▸ The task
Please return the records below exactly as they stand.

Collected data

○ ○ ○ ○

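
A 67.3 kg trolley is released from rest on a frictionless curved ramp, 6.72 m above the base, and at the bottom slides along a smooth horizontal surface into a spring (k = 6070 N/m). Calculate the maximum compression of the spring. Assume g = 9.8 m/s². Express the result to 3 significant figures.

x = 1.21 m

At max compression the trolley is momentarily at rest: mgh = ½kx²
x = √(2mgh/k) = √(2 × 67.3 × 9.8 × 6.72 / 6070) = 1.208 m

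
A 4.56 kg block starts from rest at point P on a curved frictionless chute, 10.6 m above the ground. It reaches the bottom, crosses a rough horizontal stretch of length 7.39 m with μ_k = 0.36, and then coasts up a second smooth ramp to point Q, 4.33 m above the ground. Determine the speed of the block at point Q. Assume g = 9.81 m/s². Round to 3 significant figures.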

○ ○ ○ ○

▸ Your response
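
A 67.3 kg trolley is released from rest on a frictionless curved ramp, 6.72 m above the base, and at the bottom slides along a smooth horizontal surface into a spring (k = 6070 N/m). Calculate the maximum compression of the spring. Assume g = 9.8 m/s². Express the result to 3 significant figures.

x = 1.21 m

At max compression the trolley is momentarily at rest: mgh = ½kx²
x = √(2mgh/k) = √(2 × 67.3 × 9.8 × 6.72 / 6070) = 1.208 m

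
A 4.56 kg block starts from rest at point P on a curved frictionless chute, 10.6 m above the ground. It reaches the bottom, crosses a rough horizontal stretch of length 7.39 m with μ_k = 0.36, and then coasts up a second smooth ramp to point Q, 4.33 m above the ground. Determine the speed of the block at point Q. Assume g = 9.81 m/s². Round to 3 significant figures.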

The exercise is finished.